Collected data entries
◆ ◆ ◆ ◆ ◆
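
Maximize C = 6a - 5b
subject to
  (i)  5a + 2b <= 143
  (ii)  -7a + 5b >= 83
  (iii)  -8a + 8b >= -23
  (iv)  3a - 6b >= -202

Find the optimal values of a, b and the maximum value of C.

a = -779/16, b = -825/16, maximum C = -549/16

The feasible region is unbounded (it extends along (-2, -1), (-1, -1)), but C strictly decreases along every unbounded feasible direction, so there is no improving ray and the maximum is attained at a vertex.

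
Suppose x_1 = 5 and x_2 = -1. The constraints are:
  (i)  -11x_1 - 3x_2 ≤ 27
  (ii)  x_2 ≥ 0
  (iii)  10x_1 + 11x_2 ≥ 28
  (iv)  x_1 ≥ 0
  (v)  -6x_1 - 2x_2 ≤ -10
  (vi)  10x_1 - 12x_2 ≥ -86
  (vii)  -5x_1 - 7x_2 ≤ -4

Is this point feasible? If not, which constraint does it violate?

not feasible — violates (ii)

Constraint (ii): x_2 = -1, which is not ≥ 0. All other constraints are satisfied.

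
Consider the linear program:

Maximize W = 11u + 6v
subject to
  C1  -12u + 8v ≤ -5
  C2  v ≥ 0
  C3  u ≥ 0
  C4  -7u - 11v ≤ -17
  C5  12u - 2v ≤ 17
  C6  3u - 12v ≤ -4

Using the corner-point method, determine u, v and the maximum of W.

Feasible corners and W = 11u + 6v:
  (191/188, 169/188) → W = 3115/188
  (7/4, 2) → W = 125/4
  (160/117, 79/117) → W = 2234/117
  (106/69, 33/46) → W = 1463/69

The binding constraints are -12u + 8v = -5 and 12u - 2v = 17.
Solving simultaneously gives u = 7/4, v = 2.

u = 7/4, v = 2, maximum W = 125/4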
◆ ◆ ◆ ◆ ◆
**Work instruction**
Respond with the exact lines running from the one that contains "3u - 12v ≤ -4" through the last line of the data above, and no other lines.

**Solution below**
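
  C6  3u - 12v ≤ -4

Using the corner-point method, determine u, v and the maximum of W.

Feasible corners and W = 11u + 6v:
  (191/188, 169/188) → W = 3115/188
  (7/4, 2) → W = 125/4
  (160/117, 79/117) → W = 2234/117
  (106/69, 33/46) → W = 1463/69

The binding constraints are -12u + 8v = -5 and 12u - 2v = 17.
Solving simultaneously gives u = 7/4, v = 2.

u = 7/4, v = 2, maximum W = 125/4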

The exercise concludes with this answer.